Give only the number of lines below that contain the word "light".

BEGIN

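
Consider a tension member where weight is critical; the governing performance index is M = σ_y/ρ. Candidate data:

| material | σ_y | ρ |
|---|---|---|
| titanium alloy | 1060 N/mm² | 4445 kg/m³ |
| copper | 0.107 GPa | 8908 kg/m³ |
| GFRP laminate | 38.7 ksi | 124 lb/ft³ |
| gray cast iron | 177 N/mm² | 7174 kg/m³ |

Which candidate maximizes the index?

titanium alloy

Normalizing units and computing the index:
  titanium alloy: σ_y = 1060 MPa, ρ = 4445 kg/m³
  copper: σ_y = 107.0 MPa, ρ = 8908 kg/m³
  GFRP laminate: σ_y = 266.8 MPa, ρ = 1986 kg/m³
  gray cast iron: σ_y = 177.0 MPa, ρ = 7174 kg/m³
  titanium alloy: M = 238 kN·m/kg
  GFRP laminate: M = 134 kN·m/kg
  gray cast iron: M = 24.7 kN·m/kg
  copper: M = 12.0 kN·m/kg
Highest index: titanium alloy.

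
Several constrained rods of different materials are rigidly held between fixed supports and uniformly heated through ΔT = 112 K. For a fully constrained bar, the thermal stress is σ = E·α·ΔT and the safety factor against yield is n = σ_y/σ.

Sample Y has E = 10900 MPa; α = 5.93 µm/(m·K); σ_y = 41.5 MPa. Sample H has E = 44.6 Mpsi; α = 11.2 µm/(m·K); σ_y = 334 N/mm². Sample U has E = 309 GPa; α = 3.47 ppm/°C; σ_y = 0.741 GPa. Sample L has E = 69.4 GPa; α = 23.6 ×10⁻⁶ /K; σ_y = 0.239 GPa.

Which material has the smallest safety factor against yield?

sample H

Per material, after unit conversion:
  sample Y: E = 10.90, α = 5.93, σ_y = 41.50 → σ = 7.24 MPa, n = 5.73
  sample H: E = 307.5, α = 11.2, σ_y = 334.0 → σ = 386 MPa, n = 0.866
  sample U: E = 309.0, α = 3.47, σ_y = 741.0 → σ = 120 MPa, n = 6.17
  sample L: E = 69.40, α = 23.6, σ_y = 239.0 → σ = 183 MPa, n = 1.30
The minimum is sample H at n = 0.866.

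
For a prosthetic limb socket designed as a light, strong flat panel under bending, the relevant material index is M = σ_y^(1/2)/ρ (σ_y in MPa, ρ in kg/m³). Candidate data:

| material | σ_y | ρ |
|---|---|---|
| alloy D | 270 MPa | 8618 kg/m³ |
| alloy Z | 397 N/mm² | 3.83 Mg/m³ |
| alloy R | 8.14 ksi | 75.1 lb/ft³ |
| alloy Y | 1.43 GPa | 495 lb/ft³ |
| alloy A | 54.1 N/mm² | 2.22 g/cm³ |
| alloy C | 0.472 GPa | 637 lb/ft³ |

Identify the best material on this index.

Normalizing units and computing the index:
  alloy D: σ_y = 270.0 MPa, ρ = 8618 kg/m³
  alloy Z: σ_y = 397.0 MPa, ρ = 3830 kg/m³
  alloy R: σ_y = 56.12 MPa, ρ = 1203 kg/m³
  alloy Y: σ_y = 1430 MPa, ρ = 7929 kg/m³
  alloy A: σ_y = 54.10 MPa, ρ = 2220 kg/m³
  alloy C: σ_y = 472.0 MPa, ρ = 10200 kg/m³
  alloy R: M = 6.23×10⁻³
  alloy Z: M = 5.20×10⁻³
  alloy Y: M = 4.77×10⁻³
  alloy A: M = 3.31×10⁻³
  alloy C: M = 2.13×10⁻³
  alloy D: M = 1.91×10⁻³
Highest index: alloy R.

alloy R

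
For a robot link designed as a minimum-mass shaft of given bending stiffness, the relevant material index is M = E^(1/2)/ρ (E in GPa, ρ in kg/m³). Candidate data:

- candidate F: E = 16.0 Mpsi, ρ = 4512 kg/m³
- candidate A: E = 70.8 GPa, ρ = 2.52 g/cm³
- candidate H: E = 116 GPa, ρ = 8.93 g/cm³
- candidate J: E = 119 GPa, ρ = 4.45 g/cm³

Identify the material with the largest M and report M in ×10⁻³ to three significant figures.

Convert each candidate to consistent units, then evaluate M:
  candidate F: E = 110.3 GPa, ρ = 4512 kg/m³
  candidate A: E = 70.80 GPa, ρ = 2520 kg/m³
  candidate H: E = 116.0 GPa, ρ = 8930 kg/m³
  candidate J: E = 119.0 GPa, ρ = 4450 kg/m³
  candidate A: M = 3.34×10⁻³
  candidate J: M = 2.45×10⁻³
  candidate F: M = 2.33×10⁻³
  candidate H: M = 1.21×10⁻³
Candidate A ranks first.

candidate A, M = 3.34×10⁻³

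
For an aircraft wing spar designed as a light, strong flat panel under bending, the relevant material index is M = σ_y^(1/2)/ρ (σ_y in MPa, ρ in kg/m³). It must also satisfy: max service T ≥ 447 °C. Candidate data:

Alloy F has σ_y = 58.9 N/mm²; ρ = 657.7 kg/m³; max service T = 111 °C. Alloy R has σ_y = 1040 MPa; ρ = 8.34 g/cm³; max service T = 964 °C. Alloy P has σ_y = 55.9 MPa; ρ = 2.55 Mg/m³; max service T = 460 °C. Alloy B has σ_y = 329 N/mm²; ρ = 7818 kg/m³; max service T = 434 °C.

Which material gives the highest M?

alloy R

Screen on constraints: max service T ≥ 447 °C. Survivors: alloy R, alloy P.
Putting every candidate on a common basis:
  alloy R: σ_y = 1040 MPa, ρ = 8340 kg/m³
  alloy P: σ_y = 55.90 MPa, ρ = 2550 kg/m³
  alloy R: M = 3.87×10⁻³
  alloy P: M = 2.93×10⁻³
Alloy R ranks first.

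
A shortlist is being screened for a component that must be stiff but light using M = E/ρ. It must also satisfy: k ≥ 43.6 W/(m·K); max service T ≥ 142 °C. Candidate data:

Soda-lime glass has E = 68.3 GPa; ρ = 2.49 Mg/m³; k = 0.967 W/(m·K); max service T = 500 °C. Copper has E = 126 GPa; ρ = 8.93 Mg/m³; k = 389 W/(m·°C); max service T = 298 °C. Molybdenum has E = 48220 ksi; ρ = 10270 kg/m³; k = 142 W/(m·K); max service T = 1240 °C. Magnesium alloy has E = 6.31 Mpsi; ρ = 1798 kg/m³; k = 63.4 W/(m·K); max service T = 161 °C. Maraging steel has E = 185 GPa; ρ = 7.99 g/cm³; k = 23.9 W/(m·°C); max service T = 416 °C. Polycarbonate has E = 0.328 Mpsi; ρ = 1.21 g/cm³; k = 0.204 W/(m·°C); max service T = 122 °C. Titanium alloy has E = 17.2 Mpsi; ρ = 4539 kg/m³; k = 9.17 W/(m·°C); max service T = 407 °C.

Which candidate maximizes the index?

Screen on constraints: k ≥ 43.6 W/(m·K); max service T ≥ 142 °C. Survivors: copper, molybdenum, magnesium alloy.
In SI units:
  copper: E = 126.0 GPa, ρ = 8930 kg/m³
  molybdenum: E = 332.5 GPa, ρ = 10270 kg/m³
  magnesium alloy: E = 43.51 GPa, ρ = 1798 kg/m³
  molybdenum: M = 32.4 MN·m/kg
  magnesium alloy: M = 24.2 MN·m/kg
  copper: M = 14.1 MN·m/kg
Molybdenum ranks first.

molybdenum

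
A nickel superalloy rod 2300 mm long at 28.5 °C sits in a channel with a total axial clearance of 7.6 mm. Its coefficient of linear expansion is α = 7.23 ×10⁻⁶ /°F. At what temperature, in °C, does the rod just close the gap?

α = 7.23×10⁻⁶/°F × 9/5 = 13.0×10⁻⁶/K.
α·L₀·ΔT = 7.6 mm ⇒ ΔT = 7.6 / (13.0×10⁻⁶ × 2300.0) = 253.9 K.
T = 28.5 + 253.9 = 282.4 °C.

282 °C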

END

§ Your response
3